(Beginning of RAW DATA)

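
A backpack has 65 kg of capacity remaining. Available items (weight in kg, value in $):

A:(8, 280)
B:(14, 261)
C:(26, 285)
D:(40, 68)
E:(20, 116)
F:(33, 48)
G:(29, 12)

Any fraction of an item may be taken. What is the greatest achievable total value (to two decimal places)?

924.60

Ratios (sorted): A 35.00, B 18.64, C 10.96, E 5.80, D 1.70, F 1.45, G 0.41
take A (8 @ 280); take B (14 @ 261); take C (26 @ 285); take 17/20 of E → 98.60. Capacity used 65/65.
Total value = 924.60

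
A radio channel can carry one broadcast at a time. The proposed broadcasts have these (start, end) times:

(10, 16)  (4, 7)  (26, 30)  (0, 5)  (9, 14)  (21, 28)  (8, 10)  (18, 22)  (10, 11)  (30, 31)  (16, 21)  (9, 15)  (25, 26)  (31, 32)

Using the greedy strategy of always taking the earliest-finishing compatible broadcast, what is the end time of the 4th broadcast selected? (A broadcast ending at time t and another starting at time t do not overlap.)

By end time: (0,5), (4,7), (8,10), (10,11), (9,14), (9,15), (10,16), (16,21), (18,22), (25,26), (21,28), (26,30), (30,31), (31,32).
Pick (0,5); next start ≥ 5 → (8,10); next start ≥ 10 → (10,11); next start ≥ 11 → (16,21); next start ≥ 21 → (25,26); next start ≥ 26 → (26,30); next start ≥ 30 → (30,31); next start ≥ 31 → (31,32).
Selected: (0,5) (8,10) (10,11) (16,21) (25,26) (26,30) (30,31) (31,32)

21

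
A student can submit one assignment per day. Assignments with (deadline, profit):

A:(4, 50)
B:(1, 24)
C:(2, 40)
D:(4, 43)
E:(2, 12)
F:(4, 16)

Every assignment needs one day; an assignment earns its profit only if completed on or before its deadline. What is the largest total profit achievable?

157

Profit order: A=50 D=43 C=40 B=24 F=16 E=12
Assign: A→slot 4, D→slot 3, C→slot 2, B→slot 1, F skipped, E skipped.
Slots: [1:B] [2:C] [3:D] [4:A]
Profit = 24 + 40 + 43 + 50 = 157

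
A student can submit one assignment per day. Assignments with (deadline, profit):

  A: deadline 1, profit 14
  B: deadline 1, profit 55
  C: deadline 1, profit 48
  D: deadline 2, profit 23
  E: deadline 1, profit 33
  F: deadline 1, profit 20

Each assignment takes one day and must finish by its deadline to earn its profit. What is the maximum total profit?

78

Sort by profit descending; place each in the latest free slot ≤ its deadline.
Profit order: B=55 C=48 E=33 D=23 F=20 A=14
Assign: B→slot 1, C skipped, E skipped, D→slot 2, F skipped, A skipped.
Slots: [1:B] [2:D]
Profit = 55 + 23 = 78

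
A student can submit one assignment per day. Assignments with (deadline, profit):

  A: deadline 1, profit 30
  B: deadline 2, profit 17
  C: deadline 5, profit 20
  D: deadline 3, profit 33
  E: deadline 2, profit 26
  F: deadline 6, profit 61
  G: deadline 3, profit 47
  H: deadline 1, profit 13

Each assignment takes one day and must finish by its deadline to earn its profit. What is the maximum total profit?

Take jobs in profit order; each goes to the latest open slot no later than its deadline.
Profit order: F=61 G=47 D=33 A=30 E=26 C=20 B=17 H=13
Assign: F→slot 6, G→slot 3, D→slot 2, A→slot 1, E skipped, C→slot 5, B skipped, H skipped.
Slots: [1:A] [2:D] [3:G] [5:C] [6:F]
Profit = 30 + 33 + 47 + 20 + 61 = 191

191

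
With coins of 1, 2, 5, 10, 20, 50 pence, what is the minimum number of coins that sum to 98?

98 = 1×50 + 2×20 + 1×5 + 1×2 + 1×1
Total coins = 1 + 2 + 1 + 1 + 1 = 6

6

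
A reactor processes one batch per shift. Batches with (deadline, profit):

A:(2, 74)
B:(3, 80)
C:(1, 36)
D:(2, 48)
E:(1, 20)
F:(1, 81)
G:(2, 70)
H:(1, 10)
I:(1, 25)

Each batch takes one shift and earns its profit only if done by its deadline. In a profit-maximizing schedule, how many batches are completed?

3

By profit: F(d1,81), B(d3,80), A(d2,74), G(d2,70), D(d2,48), C(d1,36), I(d1,25), E(d1,20), H(d1,10)
F→slot 1; B→slot 3; A→slot 2; G skipped; D skipped; C skipped; I skipped; E skipped; H skipped.
3 of 9 scheduled.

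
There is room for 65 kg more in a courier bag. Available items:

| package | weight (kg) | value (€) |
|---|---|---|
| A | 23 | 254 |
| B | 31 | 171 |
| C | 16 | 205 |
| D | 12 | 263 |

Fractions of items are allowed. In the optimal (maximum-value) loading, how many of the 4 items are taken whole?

3

Order: D (263/12=21.92) > C (205/16=12.81) > A (254/23=11.04) > B (171/31=5.52)
Fill: take D (12 @ 263) → take C (16 @ 205) → take A (23 @ 254) → take 14/31 of B → 77.23; 65/65 used.
3 item(s) taken whole; one partial (take 14/31 of B).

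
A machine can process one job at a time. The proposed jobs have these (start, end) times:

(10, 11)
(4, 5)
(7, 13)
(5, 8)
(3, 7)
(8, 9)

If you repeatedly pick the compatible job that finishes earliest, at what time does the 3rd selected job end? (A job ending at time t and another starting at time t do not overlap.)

9

Order by finish time; keep every interval that doesn't clash with the previous kept one.
Sorted by end: (4,5)  (3,7)  (5,8)  (8,9)  (10,11)  (7,13)
take (4,5); skip (3,7); take (5,8); take (8,9); take (10,11).
Selected: (4,5) (5,8) (8,9) (10,11)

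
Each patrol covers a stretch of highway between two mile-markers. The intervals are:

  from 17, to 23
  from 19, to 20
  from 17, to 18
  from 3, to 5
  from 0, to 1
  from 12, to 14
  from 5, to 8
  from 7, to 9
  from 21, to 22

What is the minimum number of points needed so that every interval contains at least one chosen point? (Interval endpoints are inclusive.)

7

Sort by right endpoint; whenever an interval is uncovered, place a point at its right end.
By right end: [0,1]  [3,5]  [5,8]  [7,9]  [12,14]  [17,18]  [19,20]  [21,22]  [17,23]
[0,1] uncovered → point at 1; [3,5] uncovered → point at 5; [7,9] uncovered → point at 9; [12,14] uncovered → point at 14; [17,18] uncovered → point at 18; [19,20] uncovered → point at 20; [21,22] uncovered → point at 22.
Points: 1, 5, 9, 14, 18, 20, 22 (7 total).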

(End of RAW DATA)

REQUIRED WORK: Retype the material above exactly as given.

WRITTEN REPLY:
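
A backpack has 65 kg of capacity remaining. Available items (weight in kg, value in $):

A:(8, 280)
B:(14, 261)
C:(26, 285)
D:(40, 68)
E:(20, 116)
F:(33, 48)
G:(29, 12)

Any fraction of an item may be taken. What is the greatest achievable total value (to two decimal places)?

924.60

Ratios (sorted): A 35.00, B 18.64, C 10.96, E 5.80, D 1.70, F 1.45, G 0.41
take A (8 @ 280); take B (14 @ 261); take C (26 @ 285); take 17/20 of E → 98.60. Capacity used 65/65.
Total value = 924.60

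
A radio channel can carry one broadcast at a time. The proposed broadcasts have these (start, end) times:

(10, 16)  (4, 7)  (26, 30)  (0, 5)  (9, 14)  (21, 28)  (8, 10)  (18, 22)  (10, 11)  (30, 31)  (16, 21)  (9, 15)  (25, 26)  (31, 32)

Using the greedy strategy of always taking the earliest-finishing compatible broadcast, what is the end time of the 4th broadcast selected? (A broadcast ending at time t and another starting at time t do not overlap.)

By end time: (0,5), (4,7), (8,10), (10,11), (9,14), (9,15), (10,16), (16,21), (18,22), (25,26), (21,28), (26,30), (30,31), (31,32).
Pick (0,5); next start ≥ 5 → (8,10); next start ≥ 10 → (10,11); next start ≥ 11 → (16,21); next start ≥ 21 → (25,26); next start ≥ 26 → (26,30); next start ≥ 30 → (30,31); next start ≥ 31 → (31,32).
Selected: (0,5) (8,10) (10,11) (16,21) (25,26) (26,30) (30,31) (31,32)

21

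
A student can submit one assignment per day. Assignments with (deadline, profit):

A:(4, 50)
B:(1, 24)
C:(2, 40)
D:(4, 43)
E:(2, 12)
F:(4, 16)

Every assignment needs one day; an assignment earns its profit only if completed on or before its deadline. What is the largest total profit achievable?

157

Profit order: A=50 D=43 C=40 B=24 F=16 E=12
Assign: A→slot 4, D→slot 3, C→slot 2, B→slot 1, F skipped, E skipped.
Slots: [1:B] [2:C] [3:D] [4:A]
Profit = 24 + 40 + 43 + 50 = 157

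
A student can submit one assignment per day. Assignments with (deadline, profit):

  A: deadline 1, profit 14
  B: deadline 1, profit 55
  C: deadline 1, profit 48
  D: deadline 2, profit 23
  E: deadline 1, profit 33
  F: deadline 1, profit 20

Each assignment takes one day and must finish by its deadline to earn its profit. What is the maximum total profit?

78

Sort by profit descending; place each in the latest free slot ≤ its deadline.
Profit order: B=55 C=48 E=33 D=23 F=20 A=14
Assign: B→slot 1, C skipped, E skipped, D→slot 2, F skipped, A skipped.
Slots: [1:B] [2:D]
Profit = 55 + 23 = 78

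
A student can submit one assignment per day. Assignments with (deadline, profit):

  A: deadline 1, profit 30
  B: deadline 2, profit 17
  C: deadline 5, profit 20
  D: deadline 3, profit 33
  E: deadline 2, profit 26
  F: deadline 6, profit 61
  G: deadline 3, profit 47
  H: deadline 1, profit 13

Each assignment takes one day and must finish by its deadline to earn its profit. What is the maximum total profit?

Take jobs in profit order; each goes to the latest open slot no later than its deadline.
Profit order: F=61 G=47 D=33 A=30 E=26 C=20 B=17 H=13
Assign: F→slot 6, G→slot 3, D→slot 2, A→slot 1, E skipped, C→slot 5, B skipped, H skipped.
Slots: [1:A] [2:D] [3:G] [5:C] [6:F]
Profit = 30 + 33 + 47 + 20 + 61 = 191

191

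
With coins of 1, 2, 5, 10, 20, 50 pence, what is the minimum number of coins that sum to 98?

98 = 1×50 + 2×20 + 1×5 + 1×2 + 1×1
Total coins = 1 + 2 + 1 + 1 + 1 = 6

6

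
A reactor processes one batch per shift. Batches with (deadline, profit):

A:(2, 74)
B:(3, 80)
C:(1, 36)
D:(2, 48)
E:(1, 20)
F:(1, 81)
G:(2, 70)
H:(1, 10)
I:(1, 25)

Each batch takes one shift and earns its profit only if done by its deadline. In a profit-maximizing schedule, how many batches are completed?

3

By profit: F(d1,81), B(d3,80), A(d2,74), G(d2,70), D(d2,48), C(d1,36), I(d1,25), E(d1,20), H(d1,10)
F→slot 1; B→slot 3; A→slot 2; G skipped; D skipped; C skipped; I skipped; E skipped; H skipped.
3 of 9 scheduled.

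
There is room for 65 kg more in a courier bag. Available items:

| package | weight (kg) | value (€) |
|---|---|---|
| A | 23 | 254 |
| B | 31 | 171 |
| C | 16 | 205 |
| D | 12 | 263 |

Fractions of items are allowed. In the optimal (maximum-value) loading, how many of the 4 items are taken whole?

3

Order: D (263/12=21.92) > C (205/16=12.81) > A (254/23=11.04) > B (171/31=5.52)
Fill: take D (12 @ 263) → take C (16 @ 205) → take A (23 @ 254) → take 14/31 of B → 77.23; 65/65 used.
3 item(s) taken whole; one partial (take 14/31 of B).

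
A machine can process one job at a time. The proposed jobs have these (start, end) times:

(10, 11)
(4, 5)
(7, 13)
(5, 8)
(3, 7)
(8, 9)

If you repeatedly pick the compatible job that finishes earliest, at what time does the 3rd selected job end? (A job ending at time t and another starting at time t do not overlap.)

9

Order by finish time; keep every interval that doesn't clash with the previous kept one.
Sorted by end: (4,5)  (3,7)  (5,8)  (8,9)  (10,11)  (7,13)
take (4,5); skip (3,7); take (5,8); take (8,9); take (10,11).
Selected: (4,5) (5,8) (8,9) (10,11)

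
Each patrol covers a stretch of highway between two mile-markers. The intervals are:

  from 17, to 23
  from 19, to 20
  from 17, to 18
  from 3, to 5
  from 0, to 1
  from 12, to 14
  from 5, to 8
  from 7, to 9
  from 21, to 22

What is the minimum number of points needed so that every interval contains at least one chosen point? (Interval endpoints are inclusive.)

7

Sort by right endpoint; whenever an interval is uncovered, place a point at its right end.
By right end: [0,1]  [3,5]  [5,8]  [7,9]  [12,14]  [17,18]  [19,20]  [21,22]  [17,23]
[0,1] uncovered → point at 1; [3,5] uncovered → point at 5; [7,9] uncovered → point at 9; [12,14] uncovered → point at 14; [17,18] uncovered → point at 18; [19,20] uncovered → point at 20; [21,22] uncovered → point at 22.
Points: 1, 5, 9, 14, 18, 20, 22 (7 total).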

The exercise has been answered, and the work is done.